Work required:
Will you quote all of the entries, word for word?
──────
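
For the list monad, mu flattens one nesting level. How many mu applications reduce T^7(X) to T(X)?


Each application of mu: T^2 -> T removes one layer of nesting.
Starting at depth 7 (i.e., T^7(X)), we need to reach T(X).
Number of mu applications = 7 - 1 = 6

6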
──────
Task solution:
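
For the list monad, mu flattens one nesting level. How many mu applications reduce T^7(X) to T(X)?


Each application of mu: T^2 -> T removes one layer of nesting.
Starting at depth 7 (i.e., T^7(X)), we need to reach T(X).
Number of mu applications = 7 - 1 = 6

6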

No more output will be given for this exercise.